Take the records below from their first line to the line with "- Z-5: (635387, 4394669) m", and restate those lines word for word.

=== Section Start ===

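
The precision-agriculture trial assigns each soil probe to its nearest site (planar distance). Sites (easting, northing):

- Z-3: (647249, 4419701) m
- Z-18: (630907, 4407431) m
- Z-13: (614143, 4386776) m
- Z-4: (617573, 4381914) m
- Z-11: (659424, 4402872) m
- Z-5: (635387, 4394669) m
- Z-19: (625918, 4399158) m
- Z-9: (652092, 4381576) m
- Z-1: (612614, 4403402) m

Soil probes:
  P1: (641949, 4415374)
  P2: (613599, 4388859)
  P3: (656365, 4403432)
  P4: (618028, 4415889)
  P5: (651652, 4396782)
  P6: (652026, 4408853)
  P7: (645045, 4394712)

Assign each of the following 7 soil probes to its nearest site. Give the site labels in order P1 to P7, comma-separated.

P1 → Z-3 (d²=46812929.00)
P2 → Z-13 (d²=4634825.00)
P3 → Z-11 (d²=9671081.00)
P4 → Z-1 (d²=185236565.00)
P5 → Z-11 (d²=97492084.00)
P6 → Z-11 (d²=90502765.00)
P7 → Z-5 (d²=93278813.00)

Z-3, Z-13, Z-11, Z-1, Z-11, Z-11, Z-5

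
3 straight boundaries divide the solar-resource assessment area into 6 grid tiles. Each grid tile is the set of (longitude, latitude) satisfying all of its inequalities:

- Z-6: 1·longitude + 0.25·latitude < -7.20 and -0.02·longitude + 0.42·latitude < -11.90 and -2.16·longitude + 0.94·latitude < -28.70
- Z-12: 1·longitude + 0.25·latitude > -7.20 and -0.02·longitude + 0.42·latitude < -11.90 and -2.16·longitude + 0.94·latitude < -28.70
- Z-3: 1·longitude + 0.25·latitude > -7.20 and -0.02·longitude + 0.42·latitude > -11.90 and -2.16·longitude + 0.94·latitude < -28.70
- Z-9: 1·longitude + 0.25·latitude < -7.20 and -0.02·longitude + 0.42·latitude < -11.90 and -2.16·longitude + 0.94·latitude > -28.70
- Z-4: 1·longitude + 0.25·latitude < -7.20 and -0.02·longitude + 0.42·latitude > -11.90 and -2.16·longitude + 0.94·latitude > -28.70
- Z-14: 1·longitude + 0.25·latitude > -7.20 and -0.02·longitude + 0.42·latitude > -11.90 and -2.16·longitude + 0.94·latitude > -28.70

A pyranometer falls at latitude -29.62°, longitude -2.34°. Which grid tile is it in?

1·-2.34 + 0.25·-29.62 = -9.745, which is < -7.20
-0.02·-2.34 + 0.42·-29.62 = -12.394, which is < -11.90
-2.16·-2.34 + 0.94·-29.62 = -22.788, which is > -28.70
This sign pattern matches Z-9.

Z-9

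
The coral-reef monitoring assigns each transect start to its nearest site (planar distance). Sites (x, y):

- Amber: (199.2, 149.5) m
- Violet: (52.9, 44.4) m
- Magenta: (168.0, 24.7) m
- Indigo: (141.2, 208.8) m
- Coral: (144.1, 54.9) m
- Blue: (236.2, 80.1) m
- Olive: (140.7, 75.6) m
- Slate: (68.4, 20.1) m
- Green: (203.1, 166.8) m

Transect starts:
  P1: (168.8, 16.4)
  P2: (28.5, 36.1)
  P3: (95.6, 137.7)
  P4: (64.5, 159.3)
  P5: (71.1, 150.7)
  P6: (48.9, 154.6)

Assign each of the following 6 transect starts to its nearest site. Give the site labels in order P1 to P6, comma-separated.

Magenta, Violet, Olive, Indigo, Indigo, Indigo

P1 → Magenta (d²=69.53)
P2 → Violet (d²=664.25)
P3 → Olive (d²=5890.42)
P4 → Indigo (d²=8333.14)
P5 → Indigo (d²=8289.62)
P6 → Indigo (d²=11456.93)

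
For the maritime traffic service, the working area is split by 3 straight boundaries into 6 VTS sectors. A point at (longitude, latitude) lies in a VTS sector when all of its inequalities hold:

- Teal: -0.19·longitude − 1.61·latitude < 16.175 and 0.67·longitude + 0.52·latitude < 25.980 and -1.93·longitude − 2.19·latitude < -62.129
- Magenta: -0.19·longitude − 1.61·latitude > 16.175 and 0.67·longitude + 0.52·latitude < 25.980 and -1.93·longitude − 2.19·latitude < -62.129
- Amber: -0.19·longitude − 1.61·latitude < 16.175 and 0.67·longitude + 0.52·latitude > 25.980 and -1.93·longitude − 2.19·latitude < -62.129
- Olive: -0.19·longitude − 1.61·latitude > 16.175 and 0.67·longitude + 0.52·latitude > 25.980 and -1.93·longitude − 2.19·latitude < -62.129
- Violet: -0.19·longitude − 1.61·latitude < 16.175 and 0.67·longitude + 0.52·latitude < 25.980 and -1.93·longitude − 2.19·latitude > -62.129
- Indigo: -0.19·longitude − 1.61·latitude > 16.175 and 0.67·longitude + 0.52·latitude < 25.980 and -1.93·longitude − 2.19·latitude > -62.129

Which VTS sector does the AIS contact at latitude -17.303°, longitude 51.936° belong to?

-0.19·51.936 − 1.61·-17.303 = 17.990, which is > 16.175
0.67·51.936 + 0.52·-17.303 = 25.800, which is < 25.980
-1.93·51.936 − 2.19·-17.303 = -62.343, which is < -62.129
This sign pattern matches Magenta.

Magenta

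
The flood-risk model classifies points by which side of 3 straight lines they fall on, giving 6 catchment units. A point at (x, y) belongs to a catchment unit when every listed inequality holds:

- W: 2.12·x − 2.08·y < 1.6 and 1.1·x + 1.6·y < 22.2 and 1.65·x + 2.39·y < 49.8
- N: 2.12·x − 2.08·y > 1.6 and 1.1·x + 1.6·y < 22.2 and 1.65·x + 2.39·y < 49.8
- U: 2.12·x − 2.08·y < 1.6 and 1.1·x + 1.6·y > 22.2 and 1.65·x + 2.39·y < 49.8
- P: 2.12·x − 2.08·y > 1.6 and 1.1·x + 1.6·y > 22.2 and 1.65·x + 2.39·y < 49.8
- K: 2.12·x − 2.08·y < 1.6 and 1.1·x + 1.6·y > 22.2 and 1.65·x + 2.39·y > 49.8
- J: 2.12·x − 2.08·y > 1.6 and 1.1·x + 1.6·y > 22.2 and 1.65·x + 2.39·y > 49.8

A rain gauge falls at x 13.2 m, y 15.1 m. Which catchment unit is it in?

2.12·13.2 − 2.08·15.1 = -3.424, which is < 1.6
1.1·13.2 + 1.6·15.1 = 38.680, which is > 22.2
1.65·13.2 + 2.39·15.1 = 57.869, which is > 49.8
This sign pattern matches K.

K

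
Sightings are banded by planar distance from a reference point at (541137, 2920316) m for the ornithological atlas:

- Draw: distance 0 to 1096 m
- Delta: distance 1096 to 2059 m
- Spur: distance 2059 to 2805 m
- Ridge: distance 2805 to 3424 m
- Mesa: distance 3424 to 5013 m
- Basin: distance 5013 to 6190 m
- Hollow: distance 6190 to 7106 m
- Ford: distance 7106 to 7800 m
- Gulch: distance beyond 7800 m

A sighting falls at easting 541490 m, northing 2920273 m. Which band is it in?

Distance = √((541490−541137)² + (2920273−2920316)²) = √(124609.000 + 1849.000) = 355.609 m.
0 ≤ 355.609 < 1096 → Draw.

Draw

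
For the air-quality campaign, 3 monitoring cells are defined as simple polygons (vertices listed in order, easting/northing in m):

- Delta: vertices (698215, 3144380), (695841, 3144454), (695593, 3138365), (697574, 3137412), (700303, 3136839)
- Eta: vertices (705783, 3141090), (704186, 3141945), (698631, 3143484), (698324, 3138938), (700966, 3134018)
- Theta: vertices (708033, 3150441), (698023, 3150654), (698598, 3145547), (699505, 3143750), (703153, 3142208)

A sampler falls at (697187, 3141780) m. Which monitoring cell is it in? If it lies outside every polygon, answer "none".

Cast a ray rightward from (697187, 3141780). For each polygon, the edges (by vertex number in listed order) whose endpoints lie on opposite sides of northing = 3141780, where each meets that height, and whether that is right or left of the point:
Delta: 2–3 at easting≈695732.1 (left), 5–1 at easting≈698934.9 (right) → 1 crossing.
Eta: 1–2 at easting≈704494.2 (right), 3–4 at easting≈698515.9 (right) → 2 crossings.
Theta: no edge straddles that height → 0 crossings.
Only Delta has an odd count, so the point is inside Delta.

Delta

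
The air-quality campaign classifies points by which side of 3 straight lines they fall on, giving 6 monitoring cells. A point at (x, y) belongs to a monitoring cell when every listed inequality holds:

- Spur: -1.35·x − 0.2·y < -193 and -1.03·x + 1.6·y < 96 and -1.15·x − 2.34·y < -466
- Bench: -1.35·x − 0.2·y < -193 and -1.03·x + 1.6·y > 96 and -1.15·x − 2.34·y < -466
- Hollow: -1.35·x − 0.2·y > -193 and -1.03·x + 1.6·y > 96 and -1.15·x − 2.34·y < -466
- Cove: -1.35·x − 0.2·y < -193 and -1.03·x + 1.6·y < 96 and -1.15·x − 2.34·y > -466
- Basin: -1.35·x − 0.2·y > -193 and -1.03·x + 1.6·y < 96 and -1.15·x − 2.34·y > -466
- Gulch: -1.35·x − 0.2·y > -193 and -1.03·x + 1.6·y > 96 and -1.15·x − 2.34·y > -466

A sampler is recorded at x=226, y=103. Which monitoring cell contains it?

Spur

-1.35·226 − 0.2·103 = -325.700, which is < -193
-1.03·226 + 1.6·103 = -67.980, which is < 96
-1.15·226 − 2.34·103 = -500.920, which is < -466
This sign pattern matches Spur.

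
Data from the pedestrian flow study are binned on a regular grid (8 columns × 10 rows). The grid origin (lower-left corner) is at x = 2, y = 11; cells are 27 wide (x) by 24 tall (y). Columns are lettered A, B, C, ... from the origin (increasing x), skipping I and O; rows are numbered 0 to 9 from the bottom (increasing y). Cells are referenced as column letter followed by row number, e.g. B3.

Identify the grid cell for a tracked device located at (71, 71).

C2

Column index: ⌊(71 − 2) / 27⌋ = ⌊2.556⌋ = 2 → column C
Row offset from origin: ⌊(71 − 11) / 24⌋ = ⌊2.500⌋ = 2 → row 2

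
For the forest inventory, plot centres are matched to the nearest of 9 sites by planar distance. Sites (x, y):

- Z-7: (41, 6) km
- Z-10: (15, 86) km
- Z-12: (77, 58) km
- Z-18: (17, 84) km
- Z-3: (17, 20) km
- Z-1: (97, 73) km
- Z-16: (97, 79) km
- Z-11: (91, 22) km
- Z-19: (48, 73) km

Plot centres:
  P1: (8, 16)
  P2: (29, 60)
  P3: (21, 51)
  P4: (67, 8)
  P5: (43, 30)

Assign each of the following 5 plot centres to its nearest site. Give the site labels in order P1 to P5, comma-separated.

Z-3, Z-19, Z-3, Z-7, Z-7

P1 → Z-3 (d²=97.00)
P2 → Z-19 (d²=530.00)
P3 → Z-3 (d²=977.00)
P4 → Z-7 (d²=680.00)
P5 → Z-7 (d²=580.00)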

=== Section End ===

RESPONSE FOR THIS EXERCISE:
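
The precision-agriculture trial assigns each soil probe to its nearest site (planar distance). Sites (easting, northing):

- Z-3: (647249, 4419701) m
- Z-18: (630907, 4407431) m
- Z-13: (614143, 4386776) m
- Z-4: (617573, 4381914) m
- Z-11: (659424, 4402872) m
- Z-5: (635387, 4394669) m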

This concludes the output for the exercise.